_TASK TO COMPLETE_
Tally every line of the entries that contains the string "Implies", then reply with only that number.

----- RECORD EXTRACTS -----

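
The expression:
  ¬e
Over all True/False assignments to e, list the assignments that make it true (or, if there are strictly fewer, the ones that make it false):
is true only for:
  e=False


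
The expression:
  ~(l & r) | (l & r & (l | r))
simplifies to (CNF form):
True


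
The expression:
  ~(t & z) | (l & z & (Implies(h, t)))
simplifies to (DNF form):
l | ~t | ~z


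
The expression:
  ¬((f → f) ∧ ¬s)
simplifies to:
s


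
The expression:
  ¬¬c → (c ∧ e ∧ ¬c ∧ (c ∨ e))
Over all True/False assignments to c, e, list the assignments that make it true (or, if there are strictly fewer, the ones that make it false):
is true only for:
  c=False, e=False;
  c=False, e=True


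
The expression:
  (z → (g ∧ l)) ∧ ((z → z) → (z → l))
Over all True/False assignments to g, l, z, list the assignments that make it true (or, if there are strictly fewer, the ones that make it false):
is false only for:
  g=False, l=False, z=True;
  g=False, l=True, z=True;
  g=True, l=False, z=True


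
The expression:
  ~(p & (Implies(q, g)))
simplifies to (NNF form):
~p | (q & ~g)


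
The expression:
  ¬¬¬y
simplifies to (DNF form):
¬y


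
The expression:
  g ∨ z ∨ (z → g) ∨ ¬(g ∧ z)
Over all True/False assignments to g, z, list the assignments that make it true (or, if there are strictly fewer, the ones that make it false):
is always true.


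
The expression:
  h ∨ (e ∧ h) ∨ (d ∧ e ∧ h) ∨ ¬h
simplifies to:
True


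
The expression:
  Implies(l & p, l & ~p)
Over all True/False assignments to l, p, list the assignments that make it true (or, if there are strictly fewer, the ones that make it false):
is false only for:
  l=True, p=True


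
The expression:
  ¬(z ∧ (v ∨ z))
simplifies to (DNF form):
¬z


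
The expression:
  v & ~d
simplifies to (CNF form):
v & ~d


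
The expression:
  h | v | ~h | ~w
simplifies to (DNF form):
True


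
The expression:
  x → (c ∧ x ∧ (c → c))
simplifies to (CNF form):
c ∨ ¬x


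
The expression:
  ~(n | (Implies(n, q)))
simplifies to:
False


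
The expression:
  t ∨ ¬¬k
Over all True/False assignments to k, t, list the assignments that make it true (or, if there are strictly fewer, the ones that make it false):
is false only for:
  k=False, t=False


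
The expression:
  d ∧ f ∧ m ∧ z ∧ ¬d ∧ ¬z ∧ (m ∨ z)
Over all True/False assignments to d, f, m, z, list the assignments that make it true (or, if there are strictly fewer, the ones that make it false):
is never true.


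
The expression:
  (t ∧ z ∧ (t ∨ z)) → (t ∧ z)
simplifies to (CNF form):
True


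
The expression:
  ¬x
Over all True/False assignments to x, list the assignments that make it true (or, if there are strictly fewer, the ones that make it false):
is true only for:
  x=False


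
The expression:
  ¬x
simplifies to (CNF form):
¬x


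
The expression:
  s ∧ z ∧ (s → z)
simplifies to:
s ∧ z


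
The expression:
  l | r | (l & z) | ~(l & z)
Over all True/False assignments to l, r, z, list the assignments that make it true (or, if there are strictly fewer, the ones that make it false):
is always true.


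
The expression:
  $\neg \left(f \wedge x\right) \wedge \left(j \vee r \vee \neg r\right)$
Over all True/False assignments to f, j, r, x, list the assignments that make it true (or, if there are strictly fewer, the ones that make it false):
is false only for:
  f=True, j=False, r=False, x=True;
  f=True, j=False, r=True, x=True;
  f=True, j=True, r=False, x=True;
  f=True, j=True, r=True, x=True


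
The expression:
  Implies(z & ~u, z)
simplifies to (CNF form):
True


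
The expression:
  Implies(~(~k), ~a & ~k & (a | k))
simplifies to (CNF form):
~k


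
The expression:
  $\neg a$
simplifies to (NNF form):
$\neg a$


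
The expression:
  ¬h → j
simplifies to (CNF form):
h ∨ j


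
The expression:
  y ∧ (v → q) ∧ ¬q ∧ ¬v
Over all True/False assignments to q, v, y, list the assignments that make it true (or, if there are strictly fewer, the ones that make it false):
is true only for:
  q=False, v=False, y=True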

-----

_TASK RESPONSE_
6